TASK BRIEF => Go through the entries below. Copy out every line that contains "derivation".
+++ EXERCISE MATERIALS +++
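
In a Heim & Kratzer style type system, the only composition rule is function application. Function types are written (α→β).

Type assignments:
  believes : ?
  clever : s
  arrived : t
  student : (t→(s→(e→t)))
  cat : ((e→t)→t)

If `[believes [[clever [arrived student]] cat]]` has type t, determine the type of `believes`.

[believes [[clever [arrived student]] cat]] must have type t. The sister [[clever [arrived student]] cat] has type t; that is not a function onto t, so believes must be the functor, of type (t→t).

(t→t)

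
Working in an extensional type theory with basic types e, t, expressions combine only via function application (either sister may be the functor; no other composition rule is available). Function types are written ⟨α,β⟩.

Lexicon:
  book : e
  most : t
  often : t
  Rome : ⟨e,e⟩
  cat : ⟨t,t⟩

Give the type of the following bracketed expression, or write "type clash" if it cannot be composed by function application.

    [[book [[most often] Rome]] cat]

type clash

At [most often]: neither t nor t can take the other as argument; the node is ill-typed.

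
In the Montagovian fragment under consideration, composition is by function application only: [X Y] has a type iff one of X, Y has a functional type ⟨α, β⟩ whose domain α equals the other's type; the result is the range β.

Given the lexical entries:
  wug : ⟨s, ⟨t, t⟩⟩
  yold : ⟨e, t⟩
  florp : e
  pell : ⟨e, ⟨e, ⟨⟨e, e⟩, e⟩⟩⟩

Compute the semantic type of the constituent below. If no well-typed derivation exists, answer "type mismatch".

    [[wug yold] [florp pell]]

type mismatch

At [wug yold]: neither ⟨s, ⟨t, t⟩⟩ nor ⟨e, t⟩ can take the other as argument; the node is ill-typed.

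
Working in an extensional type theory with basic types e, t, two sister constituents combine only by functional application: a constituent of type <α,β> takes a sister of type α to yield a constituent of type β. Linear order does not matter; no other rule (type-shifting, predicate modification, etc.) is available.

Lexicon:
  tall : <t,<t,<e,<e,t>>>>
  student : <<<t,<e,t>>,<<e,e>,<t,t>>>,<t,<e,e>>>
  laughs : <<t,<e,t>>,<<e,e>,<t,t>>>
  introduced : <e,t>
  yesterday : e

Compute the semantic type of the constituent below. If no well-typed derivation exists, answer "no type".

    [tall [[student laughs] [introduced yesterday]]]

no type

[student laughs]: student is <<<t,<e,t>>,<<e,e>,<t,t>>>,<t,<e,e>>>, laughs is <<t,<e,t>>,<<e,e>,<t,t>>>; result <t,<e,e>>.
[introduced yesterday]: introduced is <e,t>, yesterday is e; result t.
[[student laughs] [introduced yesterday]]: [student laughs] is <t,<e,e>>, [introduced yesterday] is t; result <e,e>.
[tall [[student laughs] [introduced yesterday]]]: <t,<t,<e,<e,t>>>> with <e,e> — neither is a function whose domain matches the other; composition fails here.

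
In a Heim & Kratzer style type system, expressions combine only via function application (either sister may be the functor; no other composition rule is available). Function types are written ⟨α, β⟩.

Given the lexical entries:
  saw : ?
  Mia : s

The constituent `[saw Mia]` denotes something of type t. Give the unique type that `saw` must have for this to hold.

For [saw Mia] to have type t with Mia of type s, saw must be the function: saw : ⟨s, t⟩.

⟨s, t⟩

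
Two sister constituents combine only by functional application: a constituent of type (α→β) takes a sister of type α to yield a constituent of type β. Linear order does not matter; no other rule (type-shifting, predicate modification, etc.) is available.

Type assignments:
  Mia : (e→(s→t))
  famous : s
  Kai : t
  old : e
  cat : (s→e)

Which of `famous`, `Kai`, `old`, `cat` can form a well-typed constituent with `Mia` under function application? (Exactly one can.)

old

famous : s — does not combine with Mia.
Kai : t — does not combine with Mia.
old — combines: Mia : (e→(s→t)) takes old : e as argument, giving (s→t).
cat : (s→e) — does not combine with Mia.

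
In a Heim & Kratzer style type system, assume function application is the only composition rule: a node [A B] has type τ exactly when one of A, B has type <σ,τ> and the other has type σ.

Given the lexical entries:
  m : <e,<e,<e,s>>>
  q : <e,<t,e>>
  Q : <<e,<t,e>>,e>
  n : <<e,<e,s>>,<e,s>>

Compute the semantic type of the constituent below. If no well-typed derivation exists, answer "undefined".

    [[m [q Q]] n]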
+++
+++ EXERCISE MATERIALS +++
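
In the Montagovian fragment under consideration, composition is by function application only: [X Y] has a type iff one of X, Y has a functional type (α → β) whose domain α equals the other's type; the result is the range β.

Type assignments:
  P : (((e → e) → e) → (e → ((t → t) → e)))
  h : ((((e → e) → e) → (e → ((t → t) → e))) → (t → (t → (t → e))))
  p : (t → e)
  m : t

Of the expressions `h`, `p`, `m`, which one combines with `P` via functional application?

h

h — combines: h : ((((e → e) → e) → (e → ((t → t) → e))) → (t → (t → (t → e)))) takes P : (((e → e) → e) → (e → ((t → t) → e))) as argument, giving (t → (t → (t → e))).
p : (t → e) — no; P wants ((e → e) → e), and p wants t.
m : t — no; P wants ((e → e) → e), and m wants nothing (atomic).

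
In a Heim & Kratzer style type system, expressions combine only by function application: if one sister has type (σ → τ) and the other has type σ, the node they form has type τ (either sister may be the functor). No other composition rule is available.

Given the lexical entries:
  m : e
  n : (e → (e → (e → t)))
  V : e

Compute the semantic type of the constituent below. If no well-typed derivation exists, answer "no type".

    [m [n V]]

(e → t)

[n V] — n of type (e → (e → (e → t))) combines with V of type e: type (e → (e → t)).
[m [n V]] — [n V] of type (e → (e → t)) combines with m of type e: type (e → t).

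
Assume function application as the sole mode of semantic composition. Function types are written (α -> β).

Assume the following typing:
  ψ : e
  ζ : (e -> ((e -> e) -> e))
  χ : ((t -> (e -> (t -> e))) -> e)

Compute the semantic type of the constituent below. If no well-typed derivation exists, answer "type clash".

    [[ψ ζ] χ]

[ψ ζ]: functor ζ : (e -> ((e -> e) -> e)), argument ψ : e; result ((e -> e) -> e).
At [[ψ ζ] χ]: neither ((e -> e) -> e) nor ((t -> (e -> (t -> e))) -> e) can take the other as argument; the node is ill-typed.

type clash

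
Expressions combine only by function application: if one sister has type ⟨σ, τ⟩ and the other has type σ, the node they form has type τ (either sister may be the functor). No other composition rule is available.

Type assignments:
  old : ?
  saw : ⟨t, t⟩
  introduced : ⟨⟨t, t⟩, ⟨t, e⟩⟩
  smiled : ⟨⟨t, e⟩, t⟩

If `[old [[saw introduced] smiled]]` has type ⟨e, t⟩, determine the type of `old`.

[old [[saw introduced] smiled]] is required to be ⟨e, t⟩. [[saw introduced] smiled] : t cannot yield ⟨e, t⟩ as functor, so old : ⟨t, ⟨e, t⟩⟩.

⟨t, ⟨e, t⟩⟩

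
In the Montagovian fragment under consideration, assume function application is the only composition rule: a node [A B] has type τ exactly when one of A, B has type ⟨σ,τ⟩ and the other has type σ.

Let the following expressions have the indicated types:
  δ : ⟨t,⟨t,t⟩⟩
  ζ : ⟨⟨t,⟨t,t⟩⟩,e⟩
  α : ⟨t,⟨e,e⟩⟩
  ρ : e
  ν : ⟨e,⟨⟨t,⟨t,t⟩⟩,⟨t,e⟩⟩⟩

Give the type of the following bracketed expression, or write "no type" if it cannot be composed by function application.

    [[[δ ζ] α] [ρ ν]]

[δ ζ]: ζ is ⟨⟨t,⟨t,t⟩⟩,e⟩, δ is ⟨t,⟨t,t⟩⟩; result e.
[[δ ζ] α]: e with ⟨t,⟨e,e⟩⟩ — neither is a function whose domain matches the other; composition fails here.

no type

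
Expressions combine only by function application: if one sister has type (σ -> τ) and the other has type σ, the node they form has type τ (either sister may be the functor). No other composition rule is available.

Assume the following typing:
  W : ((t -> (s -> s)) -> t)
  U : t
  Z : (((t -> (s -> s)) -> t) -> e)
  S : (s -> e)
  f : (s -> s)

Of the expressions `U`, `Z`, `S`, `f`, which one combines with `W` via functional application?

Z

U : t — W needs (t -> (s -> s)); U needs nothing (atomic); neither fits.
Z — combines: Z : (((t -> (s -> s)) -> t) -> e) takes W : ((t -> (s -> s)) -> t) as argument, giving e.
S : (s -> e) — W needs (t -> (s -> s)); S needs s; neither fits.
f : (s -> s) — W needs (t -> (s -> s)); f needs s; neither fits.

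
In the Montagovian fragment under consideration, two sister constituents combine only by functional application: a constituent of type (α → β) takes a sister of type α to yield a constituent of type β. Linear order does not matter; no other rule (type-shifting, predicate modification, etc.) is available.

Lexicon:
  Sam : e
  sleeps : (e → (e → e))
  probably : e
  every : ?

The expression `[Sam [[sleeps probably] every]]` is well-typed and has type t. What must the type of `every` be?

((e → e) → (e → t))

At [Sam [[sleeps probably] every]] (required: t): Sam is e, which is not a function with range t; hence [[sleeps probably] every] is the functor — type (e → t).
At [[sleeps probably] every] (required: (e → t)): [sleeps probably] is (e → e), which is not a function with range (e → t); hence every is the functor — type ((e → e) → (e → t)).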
+++
SOLUTION FOR THIS PROBLEM =>
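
Compute the semantic type of the constituent below. If no well-typed derivation exists, answer "type mismatch".
Compute the semantic type of the constituent below. If no well-typed derivation exists, answer "no type".
Compute the semantic type of the constituent below. If no well-typed derivation exists, answer "undefined".
Compute the semantic type of the constituent below. If no well-typed derivation exists, answer "no type".
Compute the semantic type of the constituent below. If no well-typed derivation exists, answer "type clash".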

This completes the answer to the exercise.